What you have to do
Reproduce every entry exactly as given.
Data extracts Block Start
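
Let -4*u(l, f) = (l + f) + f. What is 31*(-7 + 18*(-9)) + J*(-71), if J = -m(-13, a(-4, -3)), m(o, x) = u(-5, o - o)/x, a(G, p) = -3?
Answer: -63223/12 ≈ -5268.6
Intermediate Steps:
u(l, f) = -f/2 - l/4 (u(l, f) = -((l + f) + f)/4 = -((f + l) + f)/4 = -(l + 2*f)/4 = -f/2 - l/4)
m(o, x) = 5/(4*x) (m(o, x) = (-(o - o)/2 - 1/4*(-5))/x = (-1/2*0 + 5/4)/x = (0 + 5/4)/x = 5/(4*x))
J = 5/12 (J = -5/(4*(-3)) = -5*(-1)/(4*3) = -1*(-5/12) = 5/12 ≈ 0.41667)
31*(-7 + 18*(-9)) + J*(-71) = 31*(-7 + 18*(-9)) + (5/12)*(-71) = 31*(-7 - 162) - 355/12 = 31*(-169) - 355/12 = -5239 - 355/12 = -63223/12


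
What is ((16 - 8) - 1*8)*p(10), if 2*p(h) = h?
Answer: 0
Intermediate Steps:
p(h) = h/2
((16 - 8) - 1*8)*p(10) = ((16 - 8) - 1*8)*((½)*10) = (8 - 8)*5 = 0*5 = 0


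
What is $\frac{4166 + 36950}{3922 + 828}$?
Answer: $\frac{1082}{125} \approx 8.656$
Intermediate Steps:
$\frac{4166 + 36950}{3922 + 828} = \frac{41116}{4750} = 41116 \cdot \frac{1}{4750} = \frac{1082}{125}$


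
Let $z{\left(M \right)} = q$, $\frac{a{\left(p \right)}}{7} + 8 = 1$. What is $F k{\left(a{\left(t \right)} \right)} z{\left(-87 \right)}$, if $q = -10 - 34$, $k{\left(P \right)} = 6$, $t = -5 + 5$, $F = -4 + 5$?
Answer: $-264$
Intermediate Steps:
$F = 1$
$t = 0$
$a{\left(p \right)} = -49$ ($a{\left(p \right)} = -56 + 7 \cdot 1 = -56 + 7 = -49$)
$q = -44$
$z{\left(M \right)} = -44$
$F k{\left(a{\left(t \right)} \right)} z{\left(-87 \right)} = 1 \cdot 6 \left(-44\right) = 6 \left(-44\right) = -264$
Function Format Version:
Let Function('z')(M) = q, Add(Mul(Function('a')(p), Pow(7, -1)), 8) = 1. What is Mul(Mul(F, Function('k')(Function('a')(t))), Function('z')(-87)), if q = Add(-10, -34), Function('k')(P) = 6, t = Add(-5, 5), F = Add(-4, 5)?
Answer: -264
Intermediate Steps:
F = 1
t = 0
Function('a')(p) = -49 (Function('a')(p) = Add(-56, Mul(7, 1)) = Add(-56, 7) = -49)
q = -44
Function('z')(M) = -44
Mul(Mul(F, Function('k')(Function('a')(t))), Function('z')(-87)) = Mul(Mul(1, 6), -44) = Mul(6, -44) = -264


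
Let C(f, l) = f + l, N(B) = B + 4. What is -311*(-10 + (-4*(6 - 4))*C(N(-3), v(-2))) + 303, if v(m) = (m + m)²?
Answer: 45709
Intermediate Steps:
v(m) = 4*m² (v(m) = (2*m)² = 4*m²)
N(B) = 4 + B
-311*(-10 + (-4*(6 - 4))*C(N(-3), v(-2))) + 303 = -311*(-10 + (-4*(6 - 4))*((4 - 3) + 4*(-2)²)) + 303 = -311*(-10 + (-4*2)*(1 + 4*4)) + 303 = -311*(-10 - 8*(1 + 16)) + 303 = -311*(-10 - 8*17) + 303 = -311*(-10 - 136) + 303 = -311*(-146) + 303 = 45406 + 303 = 45709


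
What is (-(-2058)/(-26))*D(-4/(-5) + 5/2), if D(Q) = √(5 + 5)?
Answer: -1029*√10/13 ≈ -250.31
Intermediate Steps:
D(Q) = √10
(-(-2058)/(-26))*D(-4/(-5) + 5/2) = (-(-2058)/(-26))*√10 = (-(-2058)*(-1)/26)*√10 = (-21*49/13)*√10 = -1029*√10/13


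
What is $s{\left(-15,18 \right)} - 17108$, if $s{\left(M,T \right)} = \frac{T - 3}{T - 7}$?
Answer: $- \frac{188173}{11} \approx -17107.0$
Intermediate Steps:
$s{\left(M,T \right)} = \frac{-3 + T}{-7 + T}$
$s{\left(-15,18 \right)} - 17108 = \frac{-3 + 18}{-7 + 18} - 17108 = \frac{1}{11} \cdot 15 - 17108 = \frac{15}{11} - 17108 = - \frac{188173}{11}$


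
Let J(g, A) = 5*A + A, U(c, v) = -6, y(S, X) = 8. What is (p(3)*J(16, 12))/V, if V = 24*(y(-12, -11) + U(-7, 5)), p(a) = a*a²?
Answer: 81/2 ≈ 40.500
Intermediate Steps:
p(a) = a³
J(g, A) = 6*A
V = 48 (V = 24*(8 - 6) = 24*2 = 48)
(p(3)*J(16, 12))/V = (3³*(6*12))/48 = (27*72)*(1/48) = 1944*(1/48) = 81/2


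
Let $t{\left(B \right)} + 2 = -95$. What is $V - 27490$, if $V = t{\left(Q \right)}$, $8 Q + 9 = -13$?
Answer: $-27587$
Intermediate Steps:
$Q = - \frac{11}{4}$ ($Q = - \frac{9}{8} + \frac{1}{8} \left(-13\right) = - \frac{9}{8} - \frac{13}{8} = - \frac{11}{4} \approx -2.75$)
$t{\left(B \right)} = -97$ ($t{\left(B \right)} = -2 - 95 = -97$)
$V = -97$
$V - 27490 = -97 - 27490 = -27587$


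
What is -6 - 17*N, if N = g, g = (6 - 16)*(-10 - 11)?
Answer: -3576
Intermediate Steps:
g = 210 (g = -10*(-21) = 210)
N = 210
-6 - 17*N = -6 - 17*210 = -6 - 3570 = -3576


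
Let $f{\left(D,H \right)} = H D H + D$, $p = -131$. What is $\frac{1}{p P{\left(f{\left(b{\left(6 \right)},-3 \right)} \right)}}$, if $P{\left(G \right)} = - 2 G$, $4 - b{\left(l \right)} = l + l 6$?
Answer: $- \frac{1}{99560} \approx -1.0044 \cdot 10^{-5}$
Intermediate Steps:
$b{\left(l \right)} = 4 - 7 l$ ($b{\left(l \right)} = 4 - \left(l + l 6\right) = 4 - \left(l + 6 l\right) = 4 - 7 l$)
$f{\left(D,H \right)} = D + D H^{2}$ ($f{\left(D,H \right)} = D H H + D = D H^{2} + D = D + D H^{2}$)
$\frac{1}{p P{\left(f{\left(b{\left(6 \right)},-3 \right)} \right)}} = \frac{1}{\left(-131\right) \left(- 2 \left(4 - 42\right) \left(1 + \left(-3\right)^{2}\right)\right)} = \frac{1}{\left(-131\right) \left(- 2 \left(4 - 42\right) \left(1 + 9\right)\right)} = \frac{1}{\left(-131\right) \left(- 2 \left(\left(-38\right) 10\right)\right)} = \frac{1}{\left(-131\right) \left(\left(-2\right) \left(-380\right)\right)} = \frac{1}{\left(-131\right) 760} = \frac{1}{-99560} = - \frac{1}{99560}$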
Data extracts Block End
Exercise result
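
Let -4*u(l, f) = (l + f) + f. What is 31*(-7 + 18*(-9)) + J*(-71), if J = -m(-13, a(-4, -3)), m(o, x) = u(-5, o - o)/x, a(G, p) = -3?
Answer: -63223/12 ≈ -5268.6
Intermediate Steps:
u(l, f) = -f/2 - l/4 (u(l, f) = -((l + f) + f)/4 = -((f + l) + f)/4 = -(l + 2*f)/4 = -f/2 - l/4)
m(o, x) = 5/(4*x) (m(o, x) = (-(o - o)/2 - 1/4*(-5))/x = (-1/2*0 + 5/4)/x = (0 + 5/4)/x = 5/(4*x))
J = 5/12 (J = -5/(4*(-3)) = -5*(-1)/(4*3) = -1*(-5/12) = 5/12 ≈ 0.41667)
31*(-7 + 18*(-9)) + J*(-71) = 31*(-7 + 18*(-9)) + (5/12)*(-71) = 31*(-7 - 162) - 355/12 = 31*(-169) - 355/12 = -5239 - 355/12 = -63223/12


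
What is ((16 - 8) - 1*8)*p(10), if 2*p(h) = h?
Answer: 0
Intermediate Steps:
p(h) = h/2
((16 - 8) - 1*8)*p(10) = ((16 - 8) - 1*8)*((½)*10) = (8 - 8)*5 = 0*5 = 0


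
What is $\frac{4166 + 36950}{3922 + 828}$?
Answer: $\frac{1082}{125} \approx 8.656$
Intermediate Steps:
$\frac{4166 + 36950}{3922 + 828} = \frac{41116}{4750} = 41116 \cdot \frac{1}{4750} = \frac{1082}{125}$


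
Let $z{\left(M \right)} = q$, $\frac{a{\left(p \right)}}{7} + 8 = 1$. What is $F k{\left(a{\left(t \right)} \right)} z{\left(-87 \right)}$, if $q = -10 - 34$, $k{\left(P \right)} = 6$, $t = -5 + 5$, $F = -4 + 5$?
Answer: $-264$
Intermediate Steps:
$F = 1$
$t = 0$
$a{\left(p \right)} = -49$ ($a{\left(p \right)} = -56 + 7 \cdot 1 = -56 + 7 = -49$)
$q = -44$
$z{\left(M \right)} = -44$
$F k{\left(a{\left(t \right)} \right)} z{\left(-87 \right)} = 1 \cdot 6 \left(-44\right) = 6 \left(-44\right) = -264$
Function Format Version:
Let Function('z')(M) = q, Add(Mul(Function('a')(p), Pow(7, -1)), 8) = 1. What is Mul(Mul(F, Function('k')(Function('a')(t))), Function('z')(-87)), if q = Add(-10, -34), Function('k')(P) = 6, t = Add(-5, 5), F = Add(-4, 5)?
Answer: -264
Intermediate Steps:
F = 1
t = 0
Function('a')(p) = -49 (Function('a')(p) = Add(-56, Mul(7, 1)) = Add(-56, 7) = -49)
q = -44
Function('z')(M) = -44
Mul(Mul(F, Function('k')(Function('a')(t))), Function('z')(-87)) = Mul(Mul(1, 6), -44) = Mul(6, -44) = -264


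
Let C(f, l) = f + l, N(B) = B + 4. What is -311*(-10 + (-4*(6 - 4))*C(N(-3), v(-2))) + 303, if v(m) = (m + m)²?
Answer: 45709
Intermediate Steps:
v(m) = 4*m² (v(m) = (2*m)² = 4*m²)
N(B) = 4 + B
-311*(-10 + (-4*(6 - 4))*C(N(-3), v(-2))) + 303 = -311*(-10 + (-4*(6 - 4))*((4 - 3) + 4*(-2)²)) + 303 = -311*(-10 + (-4*2)*(1 + 4*4)) + 303 = -311*(-10 - 8*(1 + 16)) + 303 = -311*(-10 - 8*17) + 303 = -311*(-10 - 136) + 303 = -311*(-146) + 303 = 45406 + 303 = 45709


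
What is (-(-2058)/(-26))*D(-4/(-5) + 5/2), if D(Q) = √(5 + 5)?
Answer: -1029*√10/13 ≈ -250.31
Intermediate Steps:
D(Q) = √10
(-(-2058)/(-26))*D(-4/(-5) + 5/2) = (-(-2058)/(-26))*√10 = (-(-2058)*(-1)/26)*√10 = (-21*49/13)*√10 = -1029*√10/13


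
What is $s{\left(-15,18 \right)} - 17108$, if $s{\left(M,T \right)} = \frac{T - 3}{T - 7}$?
Answer: $- \frac{188173}{11} \approx -17107.0$
Intermediate Steps:
$s{\left(M,T \right)} = \frac{-3 + T}{-7 + T}$
$s{\left(-15,18 \right)} - 17108 = \frac{-3 + 18}{-7 + 18} - 17108 = \frac{1}{11} \cdot 15 - 17108 = \frac{15}{11} - 17108 = - \frac{188173}{11}$


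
Let J(g, A) = 5*A + A, U(c, v) = -6, y(S, X) = 8. What is (p(3)*J(16, 12))/V, if V = 24*(y(-12, -11) + U(-7, 5)), p(a) = a*a²?
Answer: 81/2 ≈ 40.500
Intermediate Steps:
p(a) = a³
J(g, A) = 6*A
V = 48 (V = 24*(8 - 6) = 24*2 = 48)
(p(3)*J(16, 12))/V = (3³*(6*12))/48 = (27*72)*(1/48) = 1944*(1/48) = 81/2


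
Let $t{\left(B \right)} + 2 = -95$. What is $V - 27490$, if $V = t{\left(Q \right)}$, $8 Q + 9 = -13$?
Answer: $-27587$
Intermediate Steps:
$Q = - \frac{11}{4}$ ($Q = - \frac{9}{8} + \frac{1}{8} \left(-13\right) = - \frac{9}{8} - \frac{13}{8} = - \frac{11}{4} \approx -2.75$)
$t{\left(B \right)} = -97$ ($t{\left(B \right)} = -2 - 95 = -97$)
$V = -97$
$V - 27490 = -97 - 27490 = -27587$


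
What is -6 - 17*N, if N = g, g = (6 - 16)*(-10 - 11)?
Answer: -3576
Intermediate Steps:
g = 210 (g = -10*(-21) = 210)
N = 210
-6 - 17*N = -6 - 17*210 = -6 - 3570 = -3576


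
Let $f{\left(D,H \right)} = H D H + D$, $p = -131$. What is $\frac{1}{p P{\left(f{\left(b{\left(6 \right)},-3 \right)} \right)}}$, if $P{\left(G \right)} = - 2 G$, $4 - b{\left(l \right)} = l + l 6$?
Answer: $- \frac{1}{99560} \approx -1.0044 \cdot 10^{-5}$
Intermediate Steps:
$b{\left(l \right)} = 4 - 7 l$ ($b{\left(l \right)} = 4 - \left(l + l 6\right) = 4 - \left(l + 6 l\right) = 4 - 7 l$)
$f{\left(D,H \right)} = D + D H^{2}$ ($f{\left(D,H \right)} = D H H + D = D H^{2} + D = D + D H^{2}$)
$\frac{1}{p P{\left(f{\left(b{\left(6 \right)},-3 \right)} \right)}} = \frac{1}{\left(-131\right) \left(- 2 \left(4 - 42\right) \left(1 + \left(-3\right)^{2}\right)\right)} = \frac{1}{\left(-131\right) \left(- 2 \left(4 - 42\right) \left(1 + 9\right)\right)} = \frac{1}{\left(-131\right) \left(- 2 \left(\left(-38\right) 10\right)\right)} = \frac{1}{\left(-131\right) \left(\left(-2\right) \left(-380\right)\right)} = \frac{1}{\left(-131\right) 760} = \frac{1}{-99560} = - \frac{1}{99560}$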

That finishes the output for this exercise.